Exercise
Once the line containing "A researcher mapped" is found in the entries below, restate it and each following line word for word, stopping after the line containing "The geodesic distance".

Data to examine
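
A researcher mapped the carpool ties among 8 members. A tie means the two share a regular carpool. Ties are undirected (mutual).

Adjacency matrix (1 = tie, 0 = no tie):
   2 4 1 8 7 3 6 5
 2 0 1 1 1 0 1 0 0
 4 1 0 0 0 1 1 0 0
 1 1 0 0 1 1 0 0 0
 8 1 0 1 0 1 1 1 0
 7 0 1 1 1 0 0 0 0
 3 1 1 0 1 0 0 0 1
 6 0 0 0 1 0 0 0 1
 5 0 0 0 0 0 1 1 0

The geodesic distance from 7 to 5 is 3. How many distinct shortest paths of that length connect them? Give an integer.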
--
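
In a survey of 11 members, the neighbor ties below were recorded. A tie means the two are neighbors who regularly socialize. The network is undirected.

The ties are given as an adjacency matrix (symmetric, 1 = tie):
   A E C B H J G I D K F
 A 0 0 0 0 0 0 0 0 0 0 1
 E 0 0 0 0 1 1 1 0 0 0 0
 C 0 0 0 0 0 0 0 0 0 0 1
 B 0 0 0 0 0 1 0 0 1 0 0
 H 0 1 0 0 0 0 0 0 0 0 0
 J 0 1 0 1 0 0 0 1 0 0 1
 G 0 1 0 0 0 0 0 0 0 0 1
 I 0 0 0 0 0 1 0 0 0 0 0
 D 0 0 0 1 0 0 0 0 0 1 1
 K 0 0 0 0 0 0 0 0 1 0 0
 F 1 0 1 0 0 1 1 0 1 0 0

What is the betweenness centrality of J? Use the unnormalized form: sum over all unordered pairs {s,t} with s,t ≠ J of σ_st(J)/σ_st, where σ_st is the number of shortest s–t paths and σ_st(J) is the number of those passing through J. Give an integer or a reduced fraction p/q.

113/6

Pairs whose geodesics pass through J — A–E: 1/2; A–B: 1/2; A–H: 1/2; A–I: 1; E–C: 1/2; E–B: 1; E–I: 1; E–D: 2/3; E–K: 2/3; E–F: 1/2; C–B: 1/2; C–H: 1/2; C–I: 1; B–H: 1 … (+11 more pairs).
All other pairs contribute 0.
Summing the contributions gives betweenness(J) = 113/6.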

Solved problem
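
A researcher mapped the carpool ties among 8 members. A tie means the two share a regular carpool. Ties are undirected (mutual).

Adjacency matrix (1 = tie, 0 = no tie):
   2 4 1 8 7 3 6 5
 2 0 1 1 1 0 1 0 0
 4 1 0 0 0 1 1 0 0
 1 1 0 0 1 1 0 0 0
 8 1 0 1 0 1 1 1 0
 7 0 1 1 1 0 0 0 0
 3 1 1 0 1 0 0 0 1
 6 0 0 0 1 0 0 0 1
 5 0 0 0 0 0 1 1 0

The geodesic distance from 7 to 5 is 3. How many distinct shortest paths of that length connect them? Give an integer.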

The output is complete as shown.